--- SUPPLIED INFORMATION Enclosed Below ---
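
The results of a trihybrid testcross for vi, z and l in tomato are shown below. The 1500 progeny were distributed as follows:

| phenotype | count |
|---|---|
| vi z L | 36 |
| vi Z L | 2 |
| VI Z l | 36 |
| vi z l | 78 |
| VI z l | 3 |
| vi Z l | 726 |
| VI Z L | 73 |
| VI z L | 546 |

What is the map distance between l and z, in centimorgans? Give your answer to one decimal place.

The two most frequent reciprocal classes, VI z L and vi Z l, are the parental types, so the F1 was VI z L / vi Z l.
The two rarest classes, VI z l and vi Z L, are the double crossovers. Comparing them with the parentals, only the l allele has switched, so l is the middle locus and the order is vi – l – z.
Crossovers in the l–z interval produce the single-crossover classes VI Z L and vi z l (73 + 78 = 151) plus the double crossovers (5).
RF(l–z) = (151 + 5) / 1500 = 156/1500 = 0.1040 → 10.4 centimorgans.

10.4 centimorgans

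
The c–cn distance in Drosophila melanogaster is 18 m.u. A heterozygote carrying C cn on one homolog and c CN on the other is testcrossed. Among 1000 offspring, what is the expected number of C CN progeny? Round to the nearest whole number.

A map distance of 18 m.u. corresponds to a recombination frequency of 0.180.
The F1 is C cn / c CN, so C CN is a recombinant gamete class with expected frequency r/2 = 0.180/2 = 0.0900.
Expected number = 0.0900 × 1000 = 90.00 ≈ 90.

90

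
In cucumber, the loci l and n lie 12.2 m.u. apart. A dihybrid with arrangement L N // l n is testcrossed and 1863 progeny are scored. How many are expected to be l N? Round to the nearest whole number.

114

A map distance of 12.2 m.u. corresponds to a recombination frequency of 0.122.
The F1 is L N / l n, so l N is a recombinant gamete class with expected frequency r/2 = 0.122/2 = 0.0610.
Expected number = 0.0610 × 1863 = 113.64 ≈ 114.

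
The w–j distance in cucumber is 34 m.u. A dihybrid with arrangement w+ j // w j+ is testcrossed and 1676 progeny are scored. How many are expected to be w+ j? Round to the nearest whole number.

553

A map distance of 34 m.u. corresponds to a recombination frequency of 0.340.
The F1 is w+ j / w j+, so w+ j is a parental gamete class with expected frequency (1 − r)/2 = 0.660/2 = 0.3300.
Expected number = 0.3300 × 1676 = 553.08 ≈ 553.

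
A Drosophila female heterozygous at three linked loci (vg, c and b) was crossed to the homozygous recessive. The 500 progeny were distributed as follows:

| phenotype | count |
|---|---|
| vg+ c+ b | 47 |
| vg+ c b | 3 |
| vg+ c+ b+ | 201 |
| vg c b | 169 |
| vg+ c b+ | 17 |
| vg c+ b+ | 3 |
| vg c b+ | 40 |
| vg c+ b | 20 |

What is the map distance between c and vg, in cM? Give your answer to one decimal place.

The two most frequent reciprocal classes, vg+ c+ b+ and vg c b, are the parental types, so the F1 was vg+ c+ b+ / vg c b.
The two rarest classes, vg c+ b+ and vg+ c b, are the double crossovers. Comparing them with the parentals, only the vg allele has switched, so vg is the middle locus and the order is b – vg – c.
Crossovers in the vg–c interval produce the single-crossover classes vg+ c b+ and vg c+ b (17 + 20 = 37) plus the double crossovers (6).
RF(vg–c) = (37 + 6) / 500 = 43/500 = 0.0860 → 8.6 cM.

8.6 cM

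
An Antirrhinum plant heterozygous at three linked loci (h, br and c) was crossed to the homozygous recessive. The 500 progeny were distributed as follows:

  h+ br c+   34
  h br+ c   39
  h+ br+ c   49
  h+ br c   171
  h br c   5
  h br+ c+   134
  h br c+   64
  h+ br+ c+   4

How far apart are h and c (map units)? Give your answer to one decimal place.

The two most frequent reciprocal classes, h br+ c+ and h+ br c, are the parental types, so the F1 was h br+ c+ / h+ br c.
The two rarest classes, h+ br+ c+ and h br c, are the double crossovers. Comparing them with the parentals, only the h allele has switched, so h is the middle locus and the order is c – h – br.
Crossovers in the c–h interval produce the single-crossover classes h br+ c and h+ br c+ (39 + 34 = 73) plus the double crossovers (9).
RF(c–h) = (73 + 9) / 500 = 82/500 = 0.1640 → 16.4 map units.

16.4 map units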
--- End of Enclosed SUPPLIED INFORMATION ---
# PROBLEM
Go through the records and copy each line with "were" in it.

# EXPECTED ANSWER
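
The results of a trihybrid testcross for vi, z and l in tomato are shown below. The 1500 progeny were distributed as follows:
A Drosophila female heterozygous at three linked loci (vg, c and b) was crossed to the homozygous recessive. The 500 progeny were distributed as follows:
An Antirrhinum plant heterozygous at three linked loci (h, br and c) was crossed to the homozygous recessive. The 500 progeny were distributed as follows: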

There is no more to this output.